Work order: Read through the lines below for the string "node" and copy each one that has it.

Supplied records:
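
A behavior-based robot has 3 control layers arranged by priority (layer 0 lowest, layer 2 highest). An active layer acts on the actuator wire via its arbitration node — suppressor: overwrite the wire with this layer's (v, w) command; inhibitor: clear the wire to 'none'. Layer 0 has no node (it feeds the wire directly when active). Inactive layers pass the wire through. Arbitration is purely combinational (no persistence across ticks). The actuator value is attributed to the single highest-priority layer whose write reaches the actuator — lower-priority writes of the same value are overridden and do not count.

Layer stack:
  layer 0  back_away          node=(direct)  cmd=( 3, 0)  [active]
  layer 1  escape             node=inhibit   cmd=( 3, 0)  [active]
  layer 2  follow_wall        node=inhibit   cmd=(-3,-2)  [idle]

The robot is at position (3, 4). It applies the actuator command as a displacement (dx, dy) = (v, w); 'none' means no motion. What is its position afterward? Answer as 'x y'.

L0 back_away: active, feeds wire = (3, 0)
L1 escape: active, inhibitor → wire = none
L2 follow_wall: idle → wire stays none
actuator = none
position: (3, 4) + none = (3, 4)

3 4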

Task solution:
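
A behavior-based robot has 3 control layers arranged by priority (layer 0 lowest, layer 2 highest). An active layer acts on the actuator wire via its arbitration node — suppressor: overwrite the wire with this layer's (v, w) command; inhibitor: clear the wire to 'none'. Layer 0 has no node (it feeds the wire directly when active). Inactive layers pass the wire through. Arbitration is purely combinational (no persistence across ticks). The actuator value is attributed to the single highest-priority layer whose write reaches the actuator — lower-priority writes of the same value are overridden and do not count.
  layer 0  back_away          node=(direct)  cmd=( 3, 0)  [active]
  layer 1  escape             node=inhibit   cmd=( 3, 0)  [active]
  layer 2  follow_wall        node=inhibit   cmd=(-3,-2)  [idle]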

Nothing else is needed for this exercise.